══ STUDY MATERIAL ══

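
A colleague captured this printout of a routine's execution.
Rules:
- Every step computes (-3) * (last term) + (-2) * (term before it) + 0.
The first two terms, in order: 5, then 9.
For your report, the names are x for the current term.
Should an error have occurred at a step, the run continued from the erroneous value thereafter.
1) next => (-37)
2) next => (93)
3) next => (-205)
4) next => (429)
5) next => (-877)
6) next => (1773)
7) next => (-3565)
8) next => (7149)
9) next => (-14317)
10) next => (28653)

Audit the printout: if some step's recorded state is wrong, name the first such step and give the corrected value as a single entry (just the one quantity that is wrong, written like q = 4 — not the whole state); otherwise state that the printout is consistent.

step 1: x = -3*(9) + (-2)*(5) + (0) = -37 -> matches
step 2: x = -3*(-37) + (-2)*(9) + (0) = 93 -> consistent with the printout
step 3: x = -3*(93) + (-2)*(-37) + (0) = -205 -> consistent with the printout
step 4: x = -3*(-205) + (-2)*(93) + (0) = 429 -> verified
step 5: x = -3*(429) + (-2)*(-205) + (0) = -877 -> agrees with the printout
step 6: x = -3*(-877) + (-2)*(429) + (0) = 1773 -> consistent with the printout
step 7: x = -3*(1773) + (-2)*(-877) + (0) = -3565 -> agrees with the printout
step 8: x = -3*(-3565) + (-2)*(1773) + (0) = 7149 -> verified
step 9: x = -3*(7149) + (-2)*(-3565) + (0) = -14317 -> same as recorded
step 10: x = -3*(-14317) + (-2)*(7149) + (0) = 28653 -> consistent with the printout
The recomputation confirms every line.

no error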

═══

# [WHAT YOU NEED TO DO]
Return, word for word, the lines of the data above from the line with "4) next => (429)" through the line with "10) next => (28653)", inclusive.

# [RESPONSE TO THIS EXERCISE]
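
4) next => (429)
5) next => (-877)
6) next => (1773)
7) next => (-3565)
8) next => (7149)
9) next => (-14317)
10) next => (28653)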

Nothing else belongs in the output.